- _Provided material_:
+++++
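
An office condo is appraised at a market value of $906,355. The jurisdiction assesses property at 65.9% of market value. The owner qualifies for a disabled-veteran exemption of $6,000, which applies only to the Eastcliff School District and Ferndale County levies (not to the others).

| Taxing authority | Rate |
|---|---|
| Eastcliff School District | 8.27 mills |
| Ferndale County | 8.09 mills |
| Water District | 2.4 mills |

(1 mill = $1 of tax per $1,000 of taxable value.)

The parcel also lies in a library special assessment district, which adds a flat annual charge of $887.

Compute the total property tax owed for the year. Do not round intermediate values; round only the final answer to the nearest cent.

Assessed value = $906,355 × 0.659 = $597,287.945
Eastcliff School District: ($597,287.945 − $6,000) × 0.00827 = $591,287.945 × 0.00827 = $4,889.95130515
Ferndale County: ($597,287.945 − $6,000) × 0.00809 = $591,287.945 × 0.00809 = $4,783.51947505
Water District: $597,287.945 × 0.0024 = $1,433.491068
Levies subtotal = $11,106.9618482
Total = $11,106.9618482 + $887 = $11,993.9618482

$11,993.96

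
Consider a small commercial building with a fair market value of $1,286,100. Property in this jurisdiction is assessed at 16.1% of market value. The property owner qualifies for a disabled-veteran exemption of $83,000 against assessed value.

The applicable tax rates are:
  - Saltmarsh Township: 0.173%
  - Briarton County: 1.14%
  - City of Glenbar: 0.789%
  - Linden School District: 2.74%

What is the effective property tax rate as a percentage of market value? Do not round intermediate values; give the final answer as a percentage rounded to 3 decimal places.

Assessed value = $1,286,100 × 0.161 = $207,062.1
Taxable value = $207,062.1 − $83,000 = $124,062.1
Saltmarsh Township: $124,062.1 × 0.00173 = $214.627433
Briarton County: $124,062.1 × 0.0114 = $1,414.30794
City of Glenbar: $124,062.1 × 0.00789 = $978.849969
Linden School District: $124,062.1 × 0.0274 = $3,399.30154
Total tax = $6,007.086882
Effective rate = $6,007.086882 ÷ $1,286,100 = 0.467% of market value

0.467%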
+++++
- _About this task_: Restate the final lines of the listing above word for word, beginning at the line that contains "8.27 mills |".

- _Your response_:
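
| Eastcliff School District | 8.27 mills |
| Ferndale County | 8.09 mills |
| Water District | 2.4 mills |

(1 mill = $1 of tax per $1,000 of taxable value.)

The parcel also lies in a library special assessment district, which adds a flat annual charge of $887.

Compute the total property tax owed for the year. Do not round intermediate values; round only the final answer to the nearest cent.

Assessed value = $906,355 × 0.659 = $597,287.945
Eastcliff School District: ($597,287.945 − $6,000) × 0.00827 = $591,287.945 × 0.00827 = $4,889.95130515
Ferndale County: ($597,287.945 − $6,000) × 0.00809 = $591,287.945 × 0.00809 = $4,783.51947505
Water District: $597,287.945 × 0.0024 = $1,433.491068
Levies subtotal = $11,106.9618482
Total = $11,106.9618482 + $887 = $11,993.9618482

$11,993.96

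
Consider a small commercial building with a fair market value of $1,286,100. Property in this jurisdiction is assessed at 16.1% of market value. The property owner qualifies for a disabled-veteran exemption of $83,000 against assessed value.

The applicable tax rates are:
  - Saltmarsh Township: 0.173%
  - Briarton County: 1.14%
  - City of Glenbar: 0.789%
  - Linden School District: 2.74%

What is the effective property tax rate as a percentage of market value? Do not round intermediate values; give the final answer as a percentage rounded to 3 decimal places.

Assessed value = $1,286,100 × 0.161 = $207,062.1
Taxable value = $207,062.1 − $83,000 = $124,062.1
Saltmarsh Township: $124,062.1 × 0.00173 = $214.627433
Briarton County: $124,062.1 × 0.0114 = $1,414.30794
City of Glenbar: $124,062.1 × 0.00789 = $978.849969
Linden School District: $124,062.1 × 0.0274 = $3,399.30154
Total tax = $6,007.086882
Effective rate = $6,007.086882 ÷ $1,286,100 = 0.467% of market value

0.467%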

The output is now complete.